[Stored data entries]
----------------------------------------
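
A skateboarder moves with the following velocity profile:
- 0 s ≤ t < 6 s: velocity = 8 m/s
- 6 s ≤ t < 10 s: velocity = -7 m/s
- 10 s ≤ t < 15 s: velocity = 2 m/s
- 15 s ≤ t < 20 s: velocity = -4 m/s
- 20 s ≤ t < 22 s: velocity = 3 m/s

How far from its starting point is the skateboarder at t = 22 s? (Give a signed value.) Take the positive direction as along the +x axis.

16 m

Displacement is the signed area under the v-t curve.
0–6 s: 8 × 6 = 48 m
6–10 s: -7 × 4 = -28 m
10–15 s: 2 × 5 = 10 m
15–20 s: -4 × 5 = -20 m
20–22 s: 3 × 2 = 6 m
Net displacement = 16 m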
----------------------------------------
* Work to complete
Without altering a single word, set down all the entries again.

* Answer box
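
A skateboarder moves with the following velocity profile:
- 0 s ≤ t < 6 s: velocity = 8 m/s
- 6 s ≤ t < 10 s: velocity = -7 m/s
- 10 s ≤ t < 15 s: velocity = 2 m/s
- 15 s ≤ t < 20 s: velocity = -4 m/s
- 20 s ≤ t < 22 s: velocity = 3 m/s

How far from its starting point is the skateboarder at t = 22 s? (Give a signed value.) Take the positive direction as along the +x axis.

16 m

Displacement is the signed area under the v-t curve.
0–6 s: 8 × 6 = 48 m
6–10 s: -7 × 4 = -28 m
10–15 s: 2 × 5 = 10 m
15–20 s: -4 × 5 = -20 m
20–22 s: 3 × 2 = 6 m
Net displacement = 16 m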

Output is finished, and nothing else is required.